§ **Requirement**
Output all the data exactly as it appears below.

§ **Listed entries**

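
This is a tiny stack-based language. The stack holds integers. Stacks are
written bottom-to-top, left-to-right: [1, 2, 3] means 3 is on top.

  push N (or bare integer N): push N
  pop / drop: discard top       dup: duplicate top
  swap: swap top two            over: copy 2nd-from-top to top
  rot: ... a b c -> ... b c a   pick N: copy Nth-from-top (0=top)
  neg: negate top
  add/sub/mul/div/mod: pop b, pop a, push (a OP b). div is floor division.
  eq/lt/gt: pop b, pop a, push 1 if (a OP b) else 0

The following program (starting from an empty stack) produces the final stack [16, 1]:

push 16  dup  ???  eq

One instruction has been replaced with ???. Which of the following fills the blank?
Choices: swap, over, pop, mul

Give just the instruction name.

Answer: over

Derivation:
Stack before ???: [16, 16]
Stack after ???:  [16, 16, 16]
Checking each choice:
  swap: produces [1]
  over: MATCH
  pop: stack underflow (need 2, have 1)
  mul: stack underflow (need 2, have 1)


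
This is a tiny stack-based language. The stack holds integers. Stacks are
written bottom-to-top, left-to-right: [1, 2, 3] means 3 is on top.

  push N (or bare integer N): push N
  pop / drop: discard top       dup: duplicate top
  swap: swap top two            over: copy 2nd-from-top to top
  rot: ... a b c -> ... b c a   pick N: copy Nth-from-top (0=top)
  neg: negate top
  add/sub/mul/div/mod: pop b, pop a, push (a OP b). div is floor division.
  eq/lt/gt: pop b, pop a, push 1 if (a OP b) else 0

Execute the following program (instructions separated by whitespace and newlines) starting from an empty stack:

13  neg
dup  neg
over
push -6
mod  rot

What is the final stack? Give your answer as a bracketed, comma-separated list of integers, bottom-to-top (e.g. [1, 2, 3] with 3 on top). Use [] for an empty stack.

Answer: [13, -1, -13]

Derivation:
After 'push 13': [13]
After 'neg': [-13]
After 'dup': [-13, -13]
After 'neg': [-13, 13]
After 'over': [-13, 13, -13]
After 'push -6': [-13, 13, -13, -6]
After 'mod': [-13, 13, -1]
After 'rot': [13, -1, -13]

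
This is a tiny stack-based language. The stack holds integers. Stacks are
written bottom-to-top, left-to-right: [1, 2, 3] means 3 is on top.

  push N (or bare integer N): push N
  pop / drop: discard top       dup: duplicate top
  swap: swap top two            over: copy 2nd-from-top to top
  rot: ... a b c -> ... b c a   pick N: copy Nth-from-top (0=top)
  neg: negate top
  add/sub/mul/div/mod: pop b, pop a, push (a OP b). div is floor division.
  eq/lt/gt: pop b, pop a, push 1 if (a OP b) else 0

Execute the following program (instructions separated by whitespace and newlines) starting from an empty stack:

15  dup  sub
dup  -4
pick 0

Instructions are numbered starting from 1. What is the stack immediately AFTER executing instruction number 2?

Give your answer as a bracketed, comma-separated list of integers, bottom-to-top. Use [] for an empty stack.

Step 1 ('15'): [15]
Step 2 ('dup'): [15, 15]

Answer: [15, 15]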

§ **Output for this exercise**
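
This is a tiny stack-based language. The stack holds integers. Stacks are
written bottom-to-top, left-to-right: [1, 2, 3] means 3 is on top.

  push N (or bare integer N): push N
  pop / drop: discard top       dup: duplicate top
  swap: swap top two            over: copy 2nd-from-top to top
  rot: ... a b c -> ... b c a   pick N: copy Nth-from-top (0=top)
  neg: negate top
  add/sub/mul/div/mod: pop b, pop a, push (a OP b). div is floor division.
  eq/lt/gt: pop b, pop a, push 1 if (a OP b) else 0

The following program (starting from an empty stack) produces the final stack [16, 1]:

push 16  dup  ???  eq

One instruction has been replaced with ???. Which of the following fills the blank?
Choices: swap, over, pop, mul

Give just the instruction name.

Answer: over

Derivation:
Stack before ???: [16, 16]
Stack after ???:  [16, 16, 16]
Checking each choice:
  swap: produces [1]
  over: MATCH
  pop: stack underflow (need 2, have 1)
  mul: stack underflow (need 2, have 1)


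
This is a tiny stack-based language. The stack holds integers. Stacks are
written bottom-to-top, left-to-right: [1, 2, 3] means 3 is on top.

  push N (or bare integer N): push N
  pop / drop: discard top       dup: duplicate top
  swap: swap top two            over: copy 2nd-from-top to top
  rot: ... a b c -> ... b c a   pick N: copy Nth-from-top (0=top)
  neg: negate top
  add/sub/mul/div/mod: pop b, pop a, push (a OP b). div is floor division.
  eq/lt/gt: pop b, pop a, push 1 if (a OP b) else 0

Execute the following program (instructions separated by whitespace and newlines) starting from an empty stack:

13  neg
dup  neg
over
push -6
mod  rot

What is the final stack? Give your answer as a bracketed, comma-separated list of integers, bottom-to-top (e.g. [1, 2, 3] with 3 on top). Use [] for an empty stack.

Answer: [13, -1, -13]

Derivation:
After 'push 13': [13]
After 'neg': [-13]
After 'dup': [-13, -13]
After 'neg': [-13, 13]
After 'over': [-13, 13, -13]
After 'push -6': [-13, 13, -13, -6]
After 'mod': [-13, 13, -1]
After 'rot': [13, -1, -13]

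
This is a tiny stack-based language. The stack holds integers. Stacks are
written bottom-to-top, left-to-right: [1, 2, 3] means 3 is on top.

  push N (or bare integer N): push N
  pop / drop: discard top       dup: duplicate top
  swap: swap top two            over: copy 2nd-from-top to top
  rot: ... a b c -> ... b c a   pick N: copy Nth-from-top (0=top)
  neg: negate top
  add/sub/mul/div/mod: pop b, pop a, push (a OP b). div is floor division.
  eq/lt/gt: pop b, pop a, push 1 if (a OP b) else 0

Execute the following program (instructions separated by whitespace and newlines) starting from an empty stack:

15  dup  sub
dup  -4
pick 0

Instructions are numbered starting from 1. What is the stack immediately AFTER executing instruction number 2?

Give your answer as a bracketed, comma-separated list of integers, bottom-to-top. Use [] for an empty stack.

Step 1 ('15'): [15]
Step 2 ('dup'): [15, 15]

Answer: [15, 15]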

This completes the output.